#### REQUIRED ACTION
Look through the records below for the line holding "What is ln([19, 2, 3, 47, 50])?". Write it out exactly, with each following line through the line holding "Find rec_sum([39, 45, 44, 2, 41, 48]).".

(Items listed in a dataset)

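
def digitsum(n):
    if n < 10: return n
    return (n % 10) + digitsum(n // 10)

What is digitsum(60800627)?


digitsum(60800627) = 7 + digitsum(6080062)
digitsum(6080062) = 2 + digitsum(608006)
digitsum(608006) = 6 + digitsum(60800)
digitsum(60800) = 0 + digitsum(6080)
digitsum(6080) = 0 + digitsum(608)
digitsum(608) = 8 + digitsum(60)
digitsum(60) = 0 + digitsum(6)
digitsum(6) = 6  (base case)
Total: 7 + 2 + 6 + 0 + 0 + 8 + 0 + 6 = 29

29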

==

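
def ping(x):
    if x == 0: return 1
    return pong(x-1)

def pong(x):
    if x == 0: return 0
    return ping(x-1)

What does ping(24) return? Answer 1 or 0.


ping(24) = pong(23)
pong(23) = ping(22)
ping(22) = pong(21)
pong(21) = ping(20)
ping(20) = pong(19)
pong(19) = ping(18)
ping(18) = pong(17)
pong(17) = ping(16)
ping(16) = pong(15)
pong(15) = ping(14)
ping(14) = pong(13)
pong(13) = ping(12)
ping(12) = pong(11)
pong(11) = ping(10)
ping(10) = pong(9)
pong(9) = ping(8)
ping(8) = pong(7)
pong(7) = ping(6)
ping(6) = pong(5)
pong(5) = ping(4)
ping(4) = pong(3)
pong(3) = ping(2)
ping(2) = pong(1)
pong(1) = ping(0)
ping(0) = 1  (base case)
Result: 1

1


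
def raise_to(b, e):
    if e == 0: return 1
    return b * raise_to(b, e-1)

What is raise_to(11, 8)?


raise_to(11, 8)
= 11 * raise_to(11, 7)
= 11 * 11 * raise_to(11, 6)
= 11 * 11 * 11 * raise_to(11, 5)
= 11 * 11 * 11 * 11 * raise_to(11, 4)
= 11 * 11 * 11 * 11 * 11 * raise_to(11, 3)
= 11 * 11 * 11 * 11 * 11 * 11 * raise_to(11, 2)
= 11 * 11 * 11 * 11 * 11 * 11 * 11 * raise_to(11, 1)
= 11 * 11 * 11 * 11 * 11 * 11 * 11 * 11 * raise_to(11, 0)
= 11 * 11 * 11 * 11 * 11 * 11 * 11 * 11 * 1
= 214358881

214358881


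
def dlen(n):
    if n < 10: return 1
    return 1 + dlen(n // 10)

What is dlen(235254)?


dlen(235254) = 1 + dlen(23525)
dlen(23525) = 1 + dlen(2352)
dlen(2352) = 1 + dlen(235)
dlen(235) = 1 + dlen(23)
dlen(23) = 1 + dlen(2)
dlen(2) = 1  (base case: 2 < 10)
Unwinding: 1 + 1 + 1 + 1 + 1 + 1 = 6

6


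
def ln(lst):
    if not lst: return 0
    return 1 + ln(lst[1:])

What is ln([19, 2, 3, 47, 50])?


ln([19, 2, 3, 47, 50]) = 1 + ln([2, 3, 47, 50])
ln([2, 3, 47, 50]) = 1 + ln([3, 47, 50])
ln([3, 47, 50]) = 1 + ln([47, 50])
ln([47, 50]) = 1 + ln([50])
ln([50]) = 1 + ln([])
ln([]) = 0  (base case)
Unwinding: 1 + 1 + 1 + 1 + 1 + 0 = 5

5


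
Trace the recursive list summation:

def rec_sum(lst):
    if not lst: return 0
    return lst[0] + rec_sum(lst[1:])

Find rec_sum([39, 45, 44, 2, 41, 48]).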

#### EXERCISE RESULT
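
What is ln([19, 2, 3, 47, 50])?


ln([19, 2, 3, 47, 50]) = 1 + ln([2, 3, 47, 50])
ln([2, 3, 47, 50]) = 1 + ln([3, 47, 50])
ln([3, 47, 50]) = 1 + ln([47, 50])
ln([47, 50]) = 1 + ln([50])
ln([50]) = 1 + ln([])
ln([]) = 0  (base case)
Unwinding: 1 + 1 + 1 + 1 + 1 + 0 = 5

5


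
Trace the recursive list summation:

def rec_sum(lst):
    if not lst: return 0
    return lst[0] + rec_sum(lst[1:])

Find rec_sum([39, 45, 44, 2, 41, 48]).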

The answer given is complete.